Segment Open

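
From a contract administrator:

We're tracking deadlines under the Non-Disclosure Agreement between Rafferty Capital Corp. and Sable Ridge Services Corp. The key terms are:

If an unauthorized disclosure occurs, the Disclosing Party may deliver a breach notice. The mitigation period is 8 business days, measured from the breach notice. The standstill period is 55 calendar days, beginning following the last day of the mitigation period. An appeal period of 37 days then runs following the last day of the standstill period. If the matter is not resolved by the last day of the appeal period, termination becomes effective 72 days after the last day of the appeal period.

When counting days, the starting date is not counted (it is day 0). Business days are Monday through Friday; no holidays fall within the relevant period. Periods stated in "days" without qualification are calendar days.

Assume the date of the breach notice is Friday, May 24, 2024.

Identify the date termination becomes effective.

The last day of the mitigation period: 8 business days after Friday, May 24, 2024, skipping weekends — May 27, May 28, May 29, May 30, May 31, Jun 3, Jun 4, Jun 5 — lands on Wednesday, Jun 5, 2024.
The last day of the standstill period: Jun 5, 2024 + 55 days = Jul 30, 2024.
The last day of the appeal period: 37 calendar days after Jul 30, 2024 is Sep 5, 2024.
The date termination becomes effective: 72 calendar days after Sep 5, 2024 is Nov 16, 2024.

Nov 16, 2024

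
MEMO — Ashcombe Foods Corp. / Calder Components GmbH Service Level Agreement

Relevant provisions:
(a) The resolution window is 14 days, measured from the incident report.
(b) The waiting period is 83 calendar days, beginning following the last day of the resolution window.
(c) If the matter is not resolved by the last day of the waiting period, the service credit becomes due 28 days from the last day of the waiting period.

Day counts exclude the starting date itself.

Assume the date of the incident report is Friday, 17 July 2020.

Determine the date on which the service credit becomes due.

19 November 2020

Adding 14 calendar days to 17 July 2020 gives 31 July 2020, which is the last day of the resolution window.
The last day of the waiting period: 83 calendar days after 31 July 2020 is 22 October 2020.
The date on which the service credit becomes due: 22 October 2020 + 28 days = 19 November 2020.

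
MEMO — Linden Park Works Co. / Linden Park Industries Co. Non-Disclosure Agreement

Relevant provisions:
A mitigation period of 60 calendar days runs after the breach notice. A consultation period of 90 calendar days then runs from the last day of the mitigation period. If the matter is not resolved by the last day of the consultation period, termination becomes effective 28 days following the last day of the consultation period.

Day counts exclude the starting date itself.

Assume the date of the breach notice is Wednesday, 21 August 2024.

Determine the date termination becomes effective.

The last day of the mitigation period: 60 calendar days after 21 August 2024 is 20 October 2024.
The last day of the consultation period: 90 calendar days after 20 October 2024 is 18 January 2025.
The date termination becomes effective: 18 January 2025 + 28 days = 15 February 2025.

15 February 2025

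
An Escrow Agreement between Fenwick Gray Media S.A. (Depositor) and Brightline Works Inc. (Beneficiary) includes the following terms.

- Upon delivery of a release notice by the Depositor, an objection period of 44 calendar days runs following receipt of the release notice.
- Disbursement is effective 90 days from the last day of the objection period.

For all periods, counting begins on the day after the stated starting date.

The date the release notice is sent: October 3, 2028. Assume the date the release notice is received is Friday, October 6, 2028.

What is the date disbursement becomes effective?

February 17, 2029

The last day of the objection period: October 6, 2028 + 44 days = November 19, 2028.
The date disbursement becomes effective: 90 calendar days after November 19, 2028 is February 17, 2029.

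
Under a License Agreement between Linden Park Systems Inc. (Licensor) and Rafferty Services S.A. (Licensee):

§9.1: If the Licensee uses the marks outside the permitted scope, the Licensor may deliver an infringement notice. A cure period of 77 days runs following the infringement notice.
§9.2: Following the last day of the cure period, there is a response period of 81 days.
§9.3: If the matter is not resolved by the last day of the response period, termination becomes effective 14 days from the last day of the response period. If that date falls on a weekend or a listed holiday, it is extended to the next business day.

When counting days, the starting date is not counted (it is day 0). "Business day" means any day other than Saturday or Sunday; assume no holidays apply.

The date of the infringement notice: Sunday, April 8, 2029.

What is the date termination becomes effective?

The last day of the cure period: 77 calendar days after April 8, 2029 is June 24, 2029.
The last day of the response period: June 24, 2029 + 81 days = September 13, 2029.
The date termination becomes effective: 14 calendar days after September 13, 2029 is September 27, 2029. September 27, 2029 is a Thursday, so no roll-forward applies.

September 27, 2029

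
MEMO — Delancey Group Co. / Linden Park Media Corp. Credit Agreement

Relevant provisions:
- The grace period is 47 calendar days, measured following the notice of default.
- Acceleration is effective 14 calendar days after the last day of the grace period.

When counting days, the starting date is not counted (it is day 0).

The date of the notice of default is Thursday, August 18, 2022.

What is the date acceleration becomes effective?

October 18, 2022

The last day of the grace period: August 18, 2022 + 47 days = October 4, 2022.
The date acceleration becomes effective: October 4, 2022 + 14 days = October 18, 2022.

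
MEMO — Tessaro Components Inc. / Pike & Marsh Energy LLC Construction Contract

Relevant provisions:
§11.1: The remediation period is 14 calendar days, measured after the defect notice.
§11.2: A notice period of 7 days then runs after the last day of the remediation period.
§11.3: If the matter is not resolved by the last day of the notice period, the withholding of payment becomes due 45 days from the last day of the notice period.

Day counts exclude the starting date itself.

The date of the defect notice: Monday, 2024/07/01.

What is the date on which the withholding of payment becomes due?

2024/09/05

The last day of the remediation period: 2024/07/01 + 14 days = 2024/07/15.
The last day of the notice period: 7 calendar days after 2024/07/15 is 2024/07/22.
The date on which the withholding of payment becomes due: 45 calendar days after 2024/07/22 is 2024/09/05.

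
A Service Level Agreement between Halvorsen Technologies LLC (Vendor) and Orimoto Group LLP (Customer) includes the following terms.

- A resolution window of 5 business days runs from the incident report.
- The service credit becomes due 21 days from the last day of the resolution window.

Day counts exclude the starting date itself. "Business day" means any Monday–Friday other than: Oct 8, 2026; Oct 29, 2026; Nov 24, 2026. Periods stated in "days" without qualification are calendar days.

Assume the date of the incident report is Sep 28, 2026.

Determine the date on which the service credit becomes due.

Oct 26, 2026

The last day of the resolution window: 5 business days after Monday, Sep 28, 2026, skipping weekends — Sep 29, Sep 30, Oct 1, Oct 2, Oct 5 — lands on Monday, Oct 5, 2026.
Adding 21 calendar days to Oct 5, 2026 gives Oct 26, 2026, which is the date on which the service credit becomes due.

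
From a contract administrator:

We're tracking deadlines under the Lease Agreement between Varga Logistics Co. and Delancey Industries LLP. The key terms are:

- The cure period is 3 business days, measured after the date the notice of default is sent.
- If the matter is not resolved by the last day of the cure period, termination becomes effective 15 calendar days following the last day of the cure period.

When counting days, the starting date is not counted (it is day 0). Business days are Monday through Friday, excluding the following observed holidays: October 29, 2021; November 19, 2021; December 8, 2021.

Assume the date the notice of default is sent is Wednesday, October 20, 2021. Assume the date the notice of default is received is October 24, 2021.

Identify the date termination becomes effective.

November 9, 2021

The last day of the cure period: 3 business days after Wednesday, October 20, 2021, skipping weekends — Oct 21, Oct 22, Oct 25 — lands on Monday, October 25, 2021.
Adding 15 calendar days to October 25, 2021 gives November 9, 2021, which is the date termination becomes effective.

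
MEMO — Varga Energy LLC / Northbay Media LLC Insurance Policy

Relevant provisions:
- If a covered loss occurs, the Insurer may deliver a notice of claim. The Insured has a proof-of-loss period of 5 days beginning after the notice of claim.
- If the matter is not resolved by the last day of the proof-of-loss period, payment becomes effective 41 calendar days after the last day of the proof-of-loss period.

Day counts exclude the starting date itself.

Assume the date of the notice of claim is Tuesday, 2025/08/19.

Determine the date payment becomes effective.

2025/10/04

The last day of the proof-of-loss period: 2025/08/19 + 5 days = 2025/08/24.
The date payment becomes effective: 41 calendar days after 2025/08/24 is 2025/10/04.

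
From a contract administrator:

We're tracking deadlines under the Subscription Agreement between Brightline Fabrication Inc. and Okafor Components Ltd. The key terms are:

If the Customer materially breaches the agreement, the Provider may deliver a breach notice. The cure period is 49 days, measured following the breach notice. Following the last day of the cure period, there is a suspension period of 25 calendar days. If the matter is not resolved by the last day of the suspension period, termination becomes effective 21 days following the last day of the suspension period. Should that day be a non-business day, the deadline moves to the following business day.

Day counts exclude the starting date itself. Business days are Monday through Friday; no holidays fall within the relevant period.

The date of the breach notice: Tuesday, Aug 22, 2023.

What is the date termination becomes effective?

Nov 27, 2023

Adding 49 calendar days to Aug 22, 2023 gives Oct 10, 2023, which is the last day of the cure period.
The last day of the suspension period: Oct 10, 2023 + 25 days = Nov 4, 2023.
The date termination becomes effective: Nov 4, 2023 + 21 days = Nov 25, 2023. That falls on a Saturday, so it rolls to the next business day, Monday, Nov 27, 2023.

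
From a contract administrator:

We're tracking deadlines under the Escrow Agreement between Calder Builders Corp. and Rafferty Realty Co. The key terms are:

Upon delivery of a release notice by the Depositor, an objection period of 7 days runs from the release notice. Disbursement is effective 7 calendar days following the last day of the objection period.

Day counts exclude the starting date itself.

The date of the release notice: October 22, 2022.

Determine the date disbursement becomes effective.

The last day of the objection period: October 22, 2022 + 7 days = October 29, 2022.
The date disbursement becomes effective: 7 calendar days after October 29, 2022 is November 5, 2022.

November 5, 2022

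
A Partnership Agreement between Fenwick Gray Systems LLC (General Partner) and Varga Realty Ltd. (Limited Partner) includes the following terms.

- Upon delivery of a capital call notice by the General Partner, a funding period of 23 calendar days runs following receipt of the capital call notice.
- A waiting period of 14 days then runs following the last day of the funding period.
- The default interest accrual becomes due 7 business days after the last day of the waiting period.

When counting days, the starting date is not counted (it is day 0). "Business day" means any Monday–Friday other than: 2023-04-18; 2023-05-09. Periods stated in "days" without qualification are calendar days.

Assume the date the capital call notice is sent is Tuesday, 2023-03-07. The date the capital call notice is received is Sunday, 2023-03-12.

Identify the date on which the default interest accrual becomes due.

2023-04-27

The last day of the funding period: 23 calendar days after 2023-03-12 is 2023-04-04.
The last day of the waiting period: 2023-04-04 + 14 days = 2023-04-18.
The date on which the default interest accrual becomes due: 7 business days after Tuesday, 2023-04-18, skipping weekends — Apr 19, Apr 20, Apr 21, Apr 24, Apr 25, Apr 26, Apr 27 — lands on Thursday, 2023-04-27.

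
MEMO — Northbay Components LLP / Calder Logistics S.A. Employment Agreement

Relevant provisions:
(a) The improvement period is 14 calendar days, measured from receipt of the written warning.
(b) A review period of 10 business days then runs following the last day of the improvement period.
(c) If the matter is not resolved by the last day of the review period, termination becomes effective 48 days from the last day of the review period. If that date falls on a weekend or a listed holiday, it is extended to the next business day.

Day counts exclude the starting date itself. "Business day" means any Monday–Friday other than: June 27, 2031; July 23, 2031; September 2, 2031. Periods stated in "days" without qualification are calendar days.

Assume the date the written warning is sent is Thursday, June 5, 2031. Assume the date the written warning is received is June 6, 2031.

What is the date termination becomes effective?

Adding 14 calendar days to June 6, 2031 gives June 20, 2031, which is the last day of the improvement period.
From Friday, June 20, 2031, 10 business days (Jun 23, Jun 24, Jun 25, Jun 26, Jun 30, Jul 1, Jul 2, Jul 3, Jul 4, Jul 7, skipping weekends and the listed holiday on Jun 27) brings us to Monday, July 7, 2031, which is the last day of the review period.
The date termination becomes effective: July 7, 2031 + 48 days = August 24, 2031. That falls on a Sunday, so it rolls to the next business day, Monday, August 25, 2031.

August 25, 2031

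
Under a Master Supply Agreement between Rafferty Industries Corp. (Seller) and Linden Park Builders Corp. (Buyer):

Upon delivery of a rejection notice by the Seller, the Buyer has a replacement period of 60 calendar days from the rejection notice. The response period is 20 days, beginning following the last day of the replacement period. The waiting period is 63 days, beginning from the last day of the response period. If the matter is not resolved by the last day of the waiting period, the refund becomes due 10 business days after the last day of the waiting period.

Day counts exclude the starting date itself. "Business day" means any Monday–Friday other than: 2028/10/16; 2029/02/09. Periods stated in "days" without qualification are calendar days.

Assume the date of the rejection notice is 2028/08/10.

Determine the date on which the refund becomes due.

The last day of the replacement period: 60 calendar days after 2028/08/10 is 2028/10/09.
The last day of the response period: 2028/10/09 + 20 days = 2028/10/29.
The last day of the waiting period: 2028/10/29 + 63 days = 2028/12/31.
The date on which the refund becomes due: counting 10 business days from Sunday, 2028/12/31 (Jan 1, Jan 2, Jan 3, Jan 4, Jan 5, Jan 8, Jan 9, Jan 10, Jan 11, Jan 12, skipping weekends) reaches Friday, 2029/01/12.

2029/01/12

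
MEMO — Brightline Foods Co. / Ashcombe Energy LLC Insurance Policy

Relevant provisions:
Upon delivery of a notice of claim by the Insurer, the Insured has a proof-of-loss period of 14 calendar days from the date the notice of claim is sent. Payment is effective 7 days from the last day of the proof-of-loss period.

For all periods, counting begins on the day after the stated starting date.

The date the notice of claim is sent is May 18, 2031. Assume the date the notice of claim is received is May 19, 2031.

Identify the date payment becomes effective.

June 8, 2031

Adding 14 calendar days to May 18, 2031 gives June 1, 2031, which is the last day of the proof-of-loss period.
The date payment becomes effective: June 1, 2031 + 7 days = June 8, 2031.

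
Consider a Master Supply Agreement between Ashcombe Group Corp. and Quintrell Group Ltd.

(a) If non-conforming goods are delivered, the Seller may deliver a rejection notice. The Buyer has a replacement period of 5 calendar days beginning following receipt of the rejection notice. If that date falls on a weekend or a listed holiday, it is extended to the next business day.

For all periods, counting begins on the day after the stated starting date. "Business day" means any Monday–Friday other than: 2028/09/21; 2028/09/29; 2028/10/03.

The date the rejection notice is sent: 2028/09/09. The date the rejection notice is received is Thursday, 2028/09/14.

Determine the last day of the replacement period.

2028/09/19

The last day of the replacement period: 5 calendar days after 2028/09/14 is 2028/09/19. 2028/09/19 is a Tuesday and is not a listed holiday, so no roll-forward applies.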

Segment Closed

Only the count should be given: the number of lines in the entries above containing the word "MEMO".

WORKED SOLUTION: 7